PROBLEM REQUIREMENTS: In the entries below, go to the line containing "P8: A → e b" and repeat it along with every later line, exactly.

MATERIAL TO PROCESS:
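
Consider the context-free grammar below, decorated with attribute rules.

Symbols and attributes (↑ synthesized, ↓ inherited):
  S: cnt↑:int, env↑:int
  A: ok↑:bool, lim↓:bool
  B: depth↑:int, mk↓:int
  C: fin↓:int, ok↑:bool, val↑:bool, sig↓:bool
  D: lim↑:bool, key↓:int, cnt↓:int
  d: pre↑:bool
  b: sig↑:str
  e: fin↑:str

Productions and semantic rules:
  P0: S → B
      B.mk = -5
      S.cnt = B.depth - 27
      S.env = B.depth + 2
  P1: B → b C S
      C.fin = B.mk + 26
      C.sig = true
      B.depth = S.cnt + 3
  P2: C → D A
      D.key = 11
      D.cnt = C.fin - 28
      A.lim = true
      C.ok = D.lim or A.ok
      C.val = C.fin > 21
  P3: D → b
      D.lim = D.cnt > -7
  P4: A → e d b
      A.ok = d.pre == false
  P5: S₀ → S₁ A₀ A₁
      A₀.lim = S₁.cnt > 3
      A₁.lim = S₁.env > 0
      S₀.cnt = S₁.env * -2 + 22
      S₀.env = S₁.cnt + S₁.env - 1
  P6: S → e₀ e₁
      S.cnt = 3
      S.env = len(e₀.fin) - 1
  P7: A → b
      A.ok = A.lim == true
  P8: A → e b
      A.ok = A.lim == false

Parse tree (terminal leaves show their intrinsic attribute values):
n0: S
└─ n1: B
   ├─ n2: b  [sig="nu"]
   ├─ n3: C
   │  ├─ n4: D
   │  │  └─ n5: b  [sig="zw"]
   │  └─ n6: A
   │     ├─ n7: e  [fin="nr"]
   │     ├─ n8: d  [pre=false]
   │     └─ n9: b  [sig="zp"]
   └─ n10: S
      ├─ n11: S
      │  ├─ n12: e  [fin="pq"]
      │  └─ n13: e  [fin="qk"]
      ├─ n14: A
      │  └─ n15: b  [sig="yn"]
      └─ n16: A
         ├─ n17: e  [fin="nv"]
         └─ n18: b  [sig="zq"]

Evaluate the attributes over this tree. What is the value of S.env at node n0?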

PROBLEM SOLUTION:
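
  P8: A → e b
      A.ok = A.lim == false

Parse tree (terminal leaves show their intrinsic attribute values):
n0: S
└─ n1: B
   ├─ n2: b  [sig="nu"]
   ├─ n3: C
   │  ├─ n4: D
   │  │  └─ n5: b  [sig="zw"]
   │  └─ n6: A
   │     ├─ n7: e  [fin="nr"]
   │     ├─ n8: d  [pre=false]
   │     └─ n9: b  [sig="zp"]
   └─ n10: S
      ├─ n11: S
      │  ├─ n12: e  [fin="pq"]
      │  └─ n13: e  [fin="qk"]
      ├─ n14: A
      │  └─ n15: b  [sig="yn"]
      └─ n16: A
         ├─ n17: e  [fin="nv"]
         └─ n18: b  [sig="zq"]

Evaluate the attributes over this tree. What is the value of S.env at node n0?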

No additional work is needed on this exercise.